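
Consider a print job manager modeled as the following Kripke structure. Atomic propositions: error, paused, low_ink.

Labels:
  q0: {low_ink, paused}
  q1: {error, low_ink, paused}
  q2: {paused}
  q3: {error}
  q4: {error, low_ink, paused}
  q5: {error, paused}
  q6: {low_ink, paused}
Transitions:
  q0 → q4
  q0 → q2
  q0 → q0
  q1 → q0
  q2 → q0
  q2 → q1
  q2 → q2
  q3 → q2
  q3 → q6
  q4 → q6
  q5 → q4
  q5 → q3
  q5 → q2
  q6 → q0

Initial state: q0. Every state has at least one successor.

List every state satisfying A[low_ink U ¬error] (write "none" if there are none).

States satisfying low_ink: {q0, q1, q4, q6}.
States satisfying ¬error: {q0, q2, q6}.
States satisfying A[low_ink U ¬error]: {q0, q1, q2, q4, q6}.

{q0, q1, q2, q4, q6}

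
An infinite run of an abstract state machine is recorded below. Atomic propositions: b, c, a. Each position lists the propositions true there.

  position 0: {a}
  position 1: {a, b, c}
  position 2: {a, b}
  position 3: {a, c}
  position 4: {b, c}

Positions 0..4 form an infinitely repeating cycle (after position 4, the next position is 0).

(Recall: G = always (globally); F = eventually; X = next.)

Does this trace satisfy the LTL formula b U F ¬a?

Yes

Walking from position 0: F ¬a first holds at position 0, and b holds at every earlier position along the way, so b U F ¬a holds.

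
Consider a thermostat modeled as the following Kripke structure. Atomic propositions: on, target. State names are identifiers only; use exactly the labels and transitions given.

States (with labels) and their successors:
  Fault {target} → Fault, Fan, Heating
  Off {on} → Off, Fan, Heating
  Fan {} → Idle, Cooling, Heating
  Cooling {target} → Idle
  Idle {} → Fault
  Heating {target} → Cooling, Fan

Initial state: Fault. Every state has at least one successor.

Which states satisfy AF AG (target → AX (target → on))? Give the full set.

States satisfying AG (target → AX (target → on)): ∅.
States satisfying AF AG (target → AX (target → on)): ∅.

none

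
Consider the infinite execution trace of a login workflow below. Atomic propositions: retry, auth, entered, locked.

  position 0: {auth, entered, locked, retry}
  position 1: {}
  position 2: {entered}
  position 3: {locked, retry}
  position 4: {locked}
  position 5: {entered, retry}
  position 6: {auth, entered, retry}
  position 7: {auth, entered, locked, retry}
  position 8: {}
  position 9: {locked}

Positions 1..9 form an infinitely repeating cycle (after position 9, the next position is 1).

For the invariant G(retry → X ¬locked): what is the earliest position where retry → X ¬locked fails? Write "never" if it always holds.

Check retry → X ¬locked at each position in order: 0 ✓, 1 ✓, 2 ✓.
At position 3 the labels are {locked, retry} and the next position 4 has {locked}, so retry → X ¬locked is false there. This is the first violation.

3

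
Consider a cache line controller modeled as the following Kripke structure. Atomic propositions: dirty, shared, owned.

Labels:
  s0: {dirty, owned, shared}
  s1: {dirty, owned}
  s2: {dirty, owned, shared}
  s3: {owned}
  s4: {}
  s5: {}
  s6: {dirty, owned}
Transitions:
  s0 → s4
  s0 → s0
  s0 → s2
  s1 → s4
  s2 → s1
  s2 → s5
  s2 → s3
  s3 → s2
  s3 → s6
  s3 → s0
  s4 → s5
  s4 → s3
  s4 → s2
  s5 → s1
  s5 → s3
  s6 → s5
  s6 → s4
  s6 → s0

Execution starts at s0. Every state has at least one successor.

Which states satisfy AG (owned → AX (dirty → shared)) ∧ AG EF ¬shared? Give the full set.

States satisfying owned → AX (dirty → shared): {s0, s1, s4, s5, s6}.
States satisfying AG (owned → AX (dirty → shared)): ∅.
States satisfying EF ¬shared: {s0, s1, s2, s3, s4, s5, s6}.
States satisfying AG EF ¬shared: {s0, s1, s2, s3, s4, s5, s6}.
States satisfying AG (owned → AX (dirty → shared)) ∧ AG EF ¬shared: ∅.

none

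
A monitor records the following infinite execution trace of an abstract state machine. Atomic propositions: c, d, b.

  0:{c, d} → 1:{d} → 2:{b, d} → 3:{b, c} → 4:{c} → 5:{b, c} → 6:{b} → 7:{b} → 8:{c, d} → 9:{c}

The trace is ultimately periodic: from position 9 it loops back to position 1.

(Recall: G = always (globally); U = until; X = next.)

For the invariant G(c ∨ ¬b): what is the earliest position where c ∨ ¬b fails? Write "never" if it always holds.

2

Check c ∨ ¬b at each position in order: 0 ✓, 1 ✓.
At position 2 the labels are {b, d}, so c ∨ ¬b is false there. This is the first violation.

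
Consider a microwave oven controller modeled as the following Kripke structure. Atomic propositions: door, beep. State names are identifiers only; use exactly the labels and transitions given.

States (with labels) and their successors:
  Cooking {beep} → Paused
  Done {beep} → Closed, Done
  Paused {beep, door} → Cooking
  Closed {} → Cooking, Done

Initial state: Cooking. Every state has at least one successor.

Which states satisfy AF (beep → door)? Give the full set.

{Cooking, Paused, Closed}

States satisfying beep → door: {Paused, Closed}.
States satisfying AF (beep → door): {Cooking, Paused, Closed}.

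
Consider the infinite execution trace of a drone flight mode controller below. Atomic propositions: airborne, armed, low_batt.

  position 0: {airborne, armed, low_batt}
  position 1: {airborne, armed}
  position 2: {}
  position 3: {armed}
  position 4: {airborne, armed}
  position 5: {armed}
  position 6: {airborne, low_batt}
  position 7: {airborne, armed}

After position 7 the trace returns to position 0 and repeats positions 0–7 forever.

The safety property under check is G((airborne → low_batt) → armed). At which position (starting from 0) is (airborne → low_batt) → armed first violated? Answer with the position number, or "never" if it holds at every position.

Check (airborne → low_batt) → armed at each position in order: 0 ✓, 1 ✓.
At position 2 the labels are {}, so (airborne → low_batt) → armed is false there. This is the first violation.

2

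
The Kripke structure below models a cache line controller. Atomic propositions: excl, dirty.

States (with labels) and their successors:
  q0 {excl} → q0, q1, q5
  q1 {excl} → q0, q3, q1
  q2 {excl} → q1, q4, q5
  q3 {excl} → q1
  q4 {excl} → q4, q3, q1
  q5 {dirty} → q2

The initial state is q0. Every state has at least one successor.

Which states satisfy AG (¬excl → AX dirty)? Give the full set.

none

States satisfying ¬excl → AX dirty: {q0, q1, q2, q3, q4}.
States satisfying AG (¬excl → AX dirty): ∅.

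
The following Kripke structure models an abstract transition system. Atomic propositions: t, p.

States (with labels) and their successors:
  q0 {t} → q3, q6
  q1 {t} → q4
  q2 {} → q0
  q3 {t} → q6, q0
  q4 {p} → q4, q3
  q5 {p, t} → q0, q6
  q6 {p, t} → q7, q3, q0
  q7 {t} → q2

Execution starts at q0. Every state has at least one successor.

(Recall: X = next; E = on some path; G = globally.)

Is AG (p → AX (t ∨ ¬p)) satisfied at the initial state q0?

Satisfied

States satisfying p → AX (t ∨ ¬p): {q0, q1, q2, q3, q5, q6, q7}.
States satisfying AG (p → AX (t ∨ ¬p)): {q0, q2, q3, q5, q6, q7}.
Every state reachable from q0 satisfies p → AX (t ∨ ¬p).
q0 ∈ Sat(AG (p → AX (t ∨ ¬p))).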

-.-.-

Assignment — Within the data above, how many lines contain "abstract"? Respond with the tally alone.

Problem solution — 3